▶ **WORK TO COMPLETE**:
Each entry below needs to be reproduced exactly as given.

---------- MATERIAL PROVIDED ----------

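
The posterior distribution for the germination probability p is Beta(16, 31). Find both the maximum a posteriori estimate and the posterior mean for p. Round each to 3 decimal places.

maximum a posteriori estimate = 0.333, posterior mean = 0.340

Mode = (16−1)/(16+31−2) = 15/45 = 0.333.
Mean = 16/(16+31) = 16/47 = 0.340.
The mean is pulled above the mode by the posterior's right skew.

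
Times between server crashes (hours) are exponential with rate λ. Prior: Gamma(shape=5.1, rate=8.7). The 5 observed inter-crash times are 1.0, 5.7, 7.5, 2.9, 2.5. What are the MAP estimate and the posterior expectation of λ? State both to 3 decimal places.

Σ times = 19.6. Posterior: Gamma(shape = 5.1+5 = 10.1, rate = 8.7+19.6 = 28.3).
Mode = (α−1)/β = 9.1/28.3 = 0.322.
Mean = α/β = 10.1/28.3 = 0.357.
The mean is pulled above the mode by the posterior's right skew.

MAP estimate = 0.322, posterior expectation = 0.357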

----------

▶ **REPLY TO THE EXERCISE**:
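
The posterior distribution for the germination probability p is Beta(16, 31). Find both the maximum a posteriori estimate and the posterior mean for p. Round each to 3 decimal places.

maximum a posteriori estimate = 0.333, posterior mean = 0.340

Mode = (16−1)/(16+31−2) = 15/45 = 0.333.
Mean = 16/(16+31) = 16/47 = 0.340.
The mean is pulled above the mode by the posterior's right skew.

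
Times between server crashes (hours) are exponential with rate λ. Prior: Gamma(shape=5.1, rate=8.7). The 5 observed inter-crash times are 1.0, 5.7, 7.5, 2.9, 2.5. What are the MAP estimate and the posterior expectation of λ? State both to 3 decimal places.

Σ times = 19.6. Posterior: Gamma(shape = 5.1+5 = 10.1, rate = 8.7+19.6 = 28.3).
Mode = (α−1)/β = 9.1/28.3 = 0.322.
Mean = α/β = 10.1/28.3 = 0.357.
The mean is pulled above the mode by the posterior's right skew.

MAP estimate = 0.322, posterior expectation = 0.357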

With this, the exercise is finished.